THE TASK: Find the string "listed" in the records and copy each line where it occurs.

[Saved data entries]

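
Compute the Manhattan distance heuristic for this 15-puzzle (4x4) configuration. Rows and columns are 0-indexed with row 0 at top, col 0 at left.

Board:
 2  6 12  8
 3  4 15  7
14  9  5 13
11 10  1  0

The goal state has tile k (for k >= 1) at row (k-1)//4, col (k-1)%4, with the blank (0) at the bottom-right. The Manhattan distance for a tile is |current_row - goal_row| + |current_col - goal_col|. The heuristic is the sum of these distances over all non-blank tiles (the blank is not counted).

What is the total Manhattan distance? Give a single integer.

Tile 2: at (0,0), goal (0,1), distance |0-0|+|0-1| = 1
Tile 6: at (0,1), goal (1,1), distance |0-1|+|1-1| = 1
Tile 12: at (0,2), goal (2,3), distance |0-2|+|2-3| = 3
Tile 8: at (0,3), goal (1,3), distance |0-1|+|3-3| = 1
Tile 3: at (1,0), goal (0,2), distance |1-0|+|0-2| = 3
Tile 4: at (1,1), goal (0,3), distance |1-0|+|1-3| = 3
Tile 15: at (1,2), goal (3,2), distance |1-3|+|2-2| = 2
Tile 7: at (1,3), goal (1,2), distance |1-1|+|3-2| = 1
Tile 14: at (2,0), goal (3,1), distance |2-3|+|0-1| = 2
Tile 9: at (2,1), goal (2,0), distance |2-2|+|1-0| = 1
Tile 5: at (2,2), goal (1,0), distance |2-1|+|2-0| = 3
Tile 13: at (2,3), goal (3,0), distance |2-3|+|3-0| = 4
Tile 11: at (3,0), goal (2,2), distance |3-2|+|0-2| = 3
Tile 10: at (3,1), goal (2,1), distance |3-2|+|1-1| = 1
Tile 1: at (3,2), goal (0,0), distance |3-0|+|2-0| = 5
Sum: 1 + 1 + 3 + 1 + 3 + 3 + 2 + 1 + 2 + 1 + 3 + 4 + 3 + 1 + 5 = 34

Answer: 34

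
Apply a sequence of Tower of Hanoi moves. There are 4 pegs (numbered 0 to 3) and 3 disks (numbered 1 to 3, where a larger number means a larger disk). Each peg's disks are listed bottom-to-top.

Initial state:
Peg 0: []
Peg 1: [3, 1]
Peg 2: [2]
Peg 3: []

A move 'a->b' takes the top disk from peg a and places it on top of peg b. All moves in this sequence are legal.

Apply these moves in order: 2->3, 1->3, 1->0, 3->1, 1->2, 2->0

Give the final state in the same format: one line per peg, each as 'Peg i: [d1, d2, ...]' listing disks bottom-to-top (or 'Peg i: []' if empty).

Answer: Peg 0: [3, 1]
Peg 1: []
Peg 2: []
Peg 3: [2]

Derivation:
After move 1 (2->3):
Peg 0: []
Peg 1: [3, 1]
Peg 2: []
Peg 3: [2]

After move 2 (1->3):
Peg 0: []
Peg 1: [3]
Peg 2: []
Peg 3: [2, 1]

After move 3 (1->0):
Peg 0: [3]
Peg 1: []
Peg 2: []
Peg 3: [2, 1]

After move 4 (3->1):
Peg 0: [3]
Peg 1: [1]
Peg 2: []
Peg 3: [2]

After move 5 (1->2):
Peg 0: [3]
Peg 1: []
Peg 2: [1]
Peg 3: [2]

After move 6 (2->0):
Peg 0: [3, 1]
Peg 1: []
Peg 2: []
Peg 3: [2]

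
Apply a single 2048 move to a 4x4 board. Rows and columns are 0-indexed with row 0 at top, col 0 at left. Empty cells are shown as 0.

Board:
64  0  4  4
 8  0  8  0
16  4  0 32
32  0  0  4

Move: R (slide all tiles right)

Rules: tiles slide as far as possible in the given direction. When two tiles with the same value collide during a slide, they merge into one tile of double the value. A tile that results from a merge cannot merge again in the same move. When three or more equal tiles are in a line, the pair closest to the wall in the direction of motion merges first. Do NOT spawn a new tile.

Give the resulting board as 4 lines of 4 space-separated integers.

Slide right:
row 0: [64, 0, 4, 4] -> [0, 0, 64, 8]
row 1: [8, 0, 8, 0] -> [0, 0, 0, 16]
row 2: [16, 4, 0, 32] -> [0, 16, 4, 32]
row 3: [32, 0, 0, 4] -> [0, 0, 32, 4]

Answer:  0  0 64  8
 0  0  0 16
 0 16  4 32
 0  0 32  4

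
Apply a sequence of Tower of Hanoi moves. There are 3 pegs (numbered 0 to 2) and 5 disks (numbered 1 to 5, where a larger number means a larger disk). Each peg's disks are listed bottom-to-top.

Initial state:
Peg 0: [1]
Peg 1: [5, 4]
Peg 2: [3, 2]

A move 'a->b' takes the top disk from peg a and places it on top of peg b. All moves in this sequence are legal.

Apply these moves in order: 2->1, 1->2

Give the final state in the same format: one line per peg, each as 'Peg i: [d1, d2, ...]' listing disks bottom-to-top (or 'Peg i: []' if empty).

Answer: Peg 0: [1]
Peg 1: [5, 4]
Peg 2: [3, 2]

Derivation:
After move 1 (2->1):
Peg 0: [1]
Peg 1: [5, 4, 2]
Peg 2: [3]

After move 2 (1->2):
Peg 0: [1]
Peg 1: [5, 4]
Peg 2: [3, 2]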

COMPLETED EXERCISE:
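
Apply a sequence of Tower of Hanoi moves. There are 4 pegs (numbered 0 to 3) and 3 disks (numbered 1 to 3, where a larger number means a larger disk). Each peg's disks are listed bottom-to-top.
Apply a sequence of Tower of Hanoi moves. There are 3 pegs (numbered 0 to 2) and 5 disks (numbered 1 to 5, where a larger number means a larger disk). Each peg's disks are listed bottom-to-top.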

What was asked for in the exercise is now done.